Description of the task:
This exercise needs the listing below duplicated exactly.

+++

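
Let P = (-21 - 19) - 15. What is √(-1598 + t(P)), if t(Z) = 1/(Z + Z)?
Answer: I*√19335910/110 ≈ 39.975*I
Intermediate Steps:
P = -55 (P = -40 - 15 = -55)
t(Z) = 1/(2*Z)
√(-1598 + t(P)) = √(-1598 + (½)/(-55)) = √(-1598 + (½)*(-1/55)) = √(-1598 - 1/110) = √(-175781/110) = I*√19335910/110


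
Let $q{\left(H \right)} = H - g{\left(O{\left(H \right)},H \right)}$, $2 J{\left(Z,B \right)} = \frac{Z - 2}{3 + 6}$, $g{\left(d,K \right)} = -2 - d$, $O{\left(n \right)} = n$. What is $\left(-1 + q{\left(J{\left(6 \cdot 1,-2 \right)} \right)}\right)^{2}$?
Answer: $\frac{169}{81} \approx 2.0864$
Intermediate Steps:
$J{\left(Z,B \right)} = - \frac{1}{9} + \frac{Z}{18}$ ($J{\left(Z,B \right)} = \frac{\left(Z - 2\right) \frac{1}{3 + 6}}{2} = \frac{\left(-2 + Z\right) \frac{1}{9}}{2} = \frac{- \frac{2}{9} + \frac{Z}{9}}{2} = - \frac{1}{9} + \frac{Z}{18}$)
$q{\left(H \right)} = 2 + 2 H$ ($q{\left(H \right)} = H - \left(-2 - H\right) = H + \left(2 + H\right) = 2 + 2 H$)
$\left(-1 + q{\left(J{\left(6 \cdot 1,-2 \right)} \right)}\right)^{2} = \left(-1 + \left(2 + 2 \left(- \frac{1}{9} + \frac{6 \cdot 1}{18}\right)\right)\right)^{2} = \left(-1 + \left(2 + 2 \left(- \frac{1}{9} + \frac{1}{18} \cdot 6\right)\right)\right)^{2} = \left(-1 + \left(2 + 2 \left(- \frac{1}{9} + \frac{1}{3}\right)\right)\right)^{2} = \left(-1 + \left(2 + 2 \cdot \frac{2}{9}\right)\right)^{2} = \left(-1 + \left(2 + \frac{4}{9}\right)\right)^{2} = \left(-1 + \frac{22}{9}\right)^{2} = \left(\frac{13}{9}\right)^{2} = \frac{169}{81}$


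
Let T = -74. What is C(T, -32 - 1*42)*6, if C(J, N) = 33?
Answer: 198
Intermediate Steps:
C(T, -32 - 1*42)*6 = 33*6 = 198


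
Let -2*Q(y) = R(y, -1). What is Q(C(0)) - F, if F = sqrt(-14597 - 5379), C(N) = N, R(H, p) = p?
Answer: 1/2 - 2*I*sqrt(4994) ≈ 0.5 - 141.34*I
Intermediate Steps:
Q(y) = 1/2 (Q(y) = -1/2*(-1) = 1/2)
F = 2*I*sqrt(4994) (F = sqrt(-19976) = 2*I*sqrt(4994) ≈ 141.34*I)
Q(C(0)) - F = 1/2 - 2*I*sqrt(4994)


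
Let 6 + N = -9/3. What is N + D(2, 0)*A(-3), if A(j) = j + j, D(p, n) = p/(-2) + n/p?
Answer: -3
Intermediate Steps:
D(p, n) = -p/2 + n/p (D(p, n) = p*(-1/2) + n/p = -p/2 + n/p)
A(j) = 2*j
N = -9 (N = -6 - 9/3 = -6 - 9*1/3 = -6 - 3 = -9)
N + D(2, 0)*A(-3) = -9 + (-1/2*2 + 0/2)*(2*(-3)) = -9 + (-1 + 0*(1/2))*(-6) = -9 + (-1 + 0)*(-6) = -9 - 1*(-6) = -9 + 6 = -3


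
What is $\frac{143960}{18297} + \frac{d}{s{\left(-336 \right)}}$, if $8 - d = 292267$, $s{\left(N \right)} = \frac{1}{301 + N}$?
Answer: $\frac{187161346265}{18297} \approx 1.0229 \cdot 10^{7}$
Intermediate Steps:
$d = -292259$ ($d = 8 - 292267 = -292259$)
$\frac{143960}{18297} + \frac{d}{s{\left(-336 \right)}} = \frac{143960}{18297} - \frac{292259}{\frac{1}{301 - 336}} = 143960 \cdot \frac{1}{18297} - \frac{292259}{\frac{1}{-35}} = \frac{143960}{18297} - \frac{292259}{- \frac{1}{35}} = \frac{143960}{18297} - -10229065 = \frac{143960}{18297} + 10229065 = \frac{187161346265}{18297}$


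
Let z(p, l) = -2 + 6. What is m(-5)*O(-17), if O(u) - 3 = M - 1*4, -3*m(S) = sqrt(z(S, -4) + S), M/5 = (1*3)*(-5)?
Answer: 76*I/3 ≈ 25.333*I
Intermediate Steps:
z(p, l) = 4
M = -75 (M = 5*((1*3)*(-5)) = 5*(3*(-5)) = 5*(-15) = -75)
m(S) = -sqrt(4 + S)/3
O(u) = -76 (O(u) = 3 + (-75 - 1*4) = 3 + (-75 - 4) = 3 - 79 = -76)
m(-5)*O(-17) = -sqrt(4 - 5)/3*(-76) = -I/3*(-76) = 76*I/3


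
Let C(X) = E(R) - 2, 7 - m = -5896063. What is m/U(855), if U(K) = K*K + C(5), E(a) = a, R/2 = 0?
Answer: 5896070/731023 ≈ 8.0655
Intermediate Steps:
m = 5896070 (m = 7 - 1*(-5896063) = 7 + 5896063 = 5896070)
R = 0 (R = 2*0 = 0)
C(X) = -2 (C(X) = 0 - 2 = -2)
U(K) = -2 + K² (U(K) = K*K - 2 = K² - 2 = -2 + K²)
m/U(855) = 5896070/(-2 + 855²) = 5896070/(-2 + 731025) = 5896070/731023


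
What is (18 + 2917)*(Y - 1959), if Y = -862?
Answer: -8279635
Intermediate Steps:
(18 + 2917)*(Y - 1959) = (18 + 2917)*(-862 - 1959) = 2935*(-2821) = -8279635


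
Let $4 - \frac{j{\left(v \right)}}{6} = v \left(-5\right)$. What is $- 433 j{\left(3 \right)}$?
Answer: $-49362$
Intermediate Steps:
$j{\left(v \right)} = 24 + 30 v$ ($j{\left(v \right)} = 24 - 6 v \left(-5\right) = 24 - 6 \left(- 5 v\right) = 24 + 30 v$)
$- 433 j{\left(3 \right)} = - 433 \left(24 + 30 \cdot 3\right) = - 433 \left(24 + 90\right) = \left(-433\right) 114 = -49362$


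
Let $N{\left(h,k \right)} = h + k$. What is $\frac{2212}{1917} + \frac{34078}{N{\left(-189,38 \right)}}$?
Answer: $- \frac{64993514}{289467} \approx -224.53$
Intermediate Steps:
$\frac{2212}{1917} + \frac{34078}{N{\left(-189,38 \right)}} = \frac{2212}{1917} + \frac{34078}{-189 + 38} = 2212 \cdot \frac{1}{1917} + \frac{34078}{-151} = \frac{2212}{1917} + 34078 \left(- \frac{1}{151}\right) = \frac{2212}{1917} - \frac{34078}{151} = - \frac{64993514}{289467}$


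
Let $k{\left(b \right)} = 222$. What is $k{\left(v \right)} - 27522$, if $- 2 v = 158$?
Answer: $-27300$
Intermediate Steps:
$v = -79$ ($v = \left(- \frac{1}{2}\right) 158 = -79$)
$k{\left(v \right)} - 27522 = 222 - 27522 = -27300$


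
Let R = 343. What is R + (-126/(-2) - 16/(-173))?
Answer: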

+++

Response to this task:
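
Let P = (-21 - 19) - 15. What is √(-1598 + t(P)), if t(Z) = 1/(Z + Z)?
Answer: I*√19335910/110 ≈ 39.975*I
Intermediate Steps:
P = -55 (P = -40 - 15 = -55)
t(Z) = 1/(2*Z)
√(-1598 + t(P)) = √(-1598 + (½)/(-55)) = √(-1598 + (½)*(-1/55)) = √(-1598 - 1/110) = √(-175781/110) = I*√19335910/110


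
Let $q{\left(H \right)} = H - g{\left(O{\left(H \right)},H \right)}$, $2 J{\left(Z,B \right)} = \frac{Z - 2}{3 + 6}$, $g{\left(d,K \right)} = -2 - d$, $O{\left(n \right)} = n$. What is $\left(-1 + q{\left(J{\left(6 \cdot 1,-2 \right)} \right)}\right)^{2}$?
Answer: $\frac{169}{81} \approx 2.0864$
Intermediate Steps:
$J{\left(Z,B \right)} = - \frac{1}{9} + \frac{Z}{18}$ ($J{\left(Z,B \right)} = \frac{\left(Z - 2\right) \frac{1}{3 + 6}}{2} = \frac{\left(-2 + Z\right) \frac{1}{9}}{2} = \frac{- \frac{2}{9} + \frac{Z}{9}}{2} = - \frac{1}{9} + \frac{Z}{18}$)
$q{\left(H \right)} = 2 + 2 H$ ($q{\left(H \right)} = H - \left(-2 - H\right) = H + \left(2 + H\right) = 2 + 2 H$)
$\left(-1 + q{\left(J{\left(6 \cdot 1,-2 \right)} \right)}\right)^{2} = \left(-1 + \left(2 + 2 \left(- \frac{1}{9} + \frac{6 \cdot 1}{18}\right)\right)\right)^{2} = \left(-1 + \left(2 + 2 \left(- \frac{1}{9} + \frac{1}{18} \cdot 6\right)\right)\right)^{2} = \left(-1 + \left(2 + 2 \left(- \frac{1}{9} + \frac{1}{3}\right)\right)\right)^{2} = \left(-1 + \left(2 + 2 \cdot \frac{2}{9}\right)\right)^{2} = \left(-1 + \left(2 + \frac{4}{9}\right)\right)^{2} = \left(-1 + \frac{22}{9}\right)^{2} = \left(\frac{13}{9}\right)^{2} = \frac{169}{81}$


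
Let T = -74. What is C(T, -32 - 1*42)*6, if C(J, N) = 33?
Answer: 198
Intermediate Steps:
C(T, -32 - 1*42)*6 = 33*6 = 198


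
Let -2*Q(y) = R(y, -1). What is Q(C(0)) - F, if F = sqrt(-14597 - 5379), C(N) = N, R(H, p) = p?
Answer: 1/2 - 2*I*sqrt(4994) ≈ 0.5 - 141.34*I
Intermediate Steps:
Q(y) = 1/2 (Q(y) = -1/2*(-1) = 1/2)
F = 2*I*sqrt(4994) (F = sqrt(-19976) = 2*I*sqrt(4994) ≈ 141.34*I)
Q(C(0)) - F = 1/2 - 2*I*sqrt(4994)


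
Let 6 + N = -9/3. What is N + D(2, 0)*A(-3), if A(j) = j + j, D(p, n) = p/(-2) + n/p?
Answer: -3
Intermediate Steps:
D(p, n) = -p/2 + n/p (D(p, n) = p*(-1/2) + n/p = -p/2 + n/p)
A(j) = 2*j
N = -9 (N = -6 - 9/3 = -6 - 9*1/3 = -6 - 3 = -9)
N + D(2, 0)*A(-3) = -9 + (-1/2*2 + 0/2)*(2*(-3)) = -9 + (-1 + 0*(1/2))*(-6) = -9 + (-1 + 0)*(-6) = -9 - 1*(-6) = -9 + 6 = -3


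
What is $\frac{143960}{18297} + \frac{d}{s{\left(-336 \right)}}$, if $8 - d = 292267$, $s{\left(N \right)} = \frac{1}{301 + N}$?
Answer: $\frac{187161346265}{18297} \approx 1.0229 \cdot 10^{7}$
Intermediate Steps:
$d = -292259$ ($d = 8 - 292267 = -292259$)
$\frac{143960}{18297} + \frac{d}{s{\left(-336 \right)}} = \frac{143960}{18297} - \frac{292259}{\frac{1}{301 - 336}} = 143960 \cdot \frac{1}{18297} - \frac{292259}{\frac{1}{-35}} = \frac{143960}{18297} - \frac{292259}{- \frac{1}{35}} = \frac{143960}{18297} - -10229065 = \frac{143960}{18297} + 10229065 = \frac{187161346265}{18297}$


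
Let z(p, l) = -2 + 6. What is m(-5)*O(-17), if O(u) - 3 = M - 1*4, -3*m(S) = sqrt(z(S, -4) + S), M/5 = (1*3)*(-5)?
Answer: 76*I/3 ≈ 25.333*I
Intermediate Steps:
z(p, l) = 4
M = -75 (M = 5*((1*3)*(-5)) = 5*(3*(-5)) = 5*(-15) = -75)
m(S) = -sqrt(4 + S)/3
O(u) = -76 (O(u) = 3 + (-75 - 1*4) = 3 + (-75 - 4) = 3 - 79 = -76)
m(-5)*O(-17) = -sqrt(4 - 5)/3*(-76) = -I/3*(-76) = 76*I/3


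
Let C(X) = E(R) - 2, 7 - m = -5896063. What is m/U(855), if U(K) = K*K + C(5), E(a) = a, R/2 = 0?
Answer: 5896070/731023 ≈ 8.0655
Intermediate Steps:
m = 5896070 (m = 7 - 1*(-5896063) = 7 + 5896063 = 5896070)
R = 0 (R = 2*0 = 0)
C(X) = -2 (C(X) = 0 - 2 = -2)
U(K) = -2 + K² (U(K) = K*K - 2 = K² - 2 = -2 + K²)
m/U(855) = 5896070/(-2 + 855²) = 5896070/(-2 + 731025) = 5896070/731023


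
What is (18 + 2917)*(Y - 1959), if Y = -862?
Answer: -8279635
Intermediate Steps:
(18 + 2917)*(Y - 1959) = (18 + 2917)*(-862 - 1959) = 2935*(-2821) = -8279635


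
Let $4 - \frac{j{\left(v \right)}}{6} = v \left(-5\right)$. What is $- 433 j{\left(3 \right)}$?
Answer: $-49362$
Intermediate Steps:
$j{\left(v \right)} = 24 + 30 v$ ($j{\left(v \right)} = 24 - 6 v \left(-5\right) = 24 - 6 \left(- 5 v\right) = 24 + 30 v$)
$- 433 j{\left(3 \right)} = - 433 \left(24 + 30 \cdot 3\right) = - 433 \left(24 + 90\right) = \left(-433\right) 114 = -49362$


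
Let $N{\left(h,k \right)} = h + k$. What is $\frac{2212}{1917} + \frac{34078}{N{\left(-189,38 \right)}}$?
Answer: $- \frac{64993514}{289467} \approx -224.53$
Intermediate Steps:
$\frac{2212}{1917} + \frac{34078}{N{\left(-189,38 \right)}} = \frac{2212}{1917} + \frac{34078}{-189 + 38} = 2212 \cdot \frac{1}{1917} + \frac{34078}{-151} = \frac{2212}{1917} + 34078 \left(- \frac{1}{151}\right) = \frac{2212}{1917} - \frac{34078}{151} = - \frac{64993514}{289467}$


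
Let $k{\left(b \right)} = 222$. What is $k{\left(v \right)} - 27522$, if $- 2 v = 158$?
Answer: $-27300$
Intermediate Steps:
$v = -79$ ($v = \left(- \frac{1}{2}\right) 158 = -79$)
$k{\left(v \right)} - 27522 = 222 - 27522 = -27300$


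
Let R = 343. What is R + (-126/(-2) - 16/(-173))?
Answer: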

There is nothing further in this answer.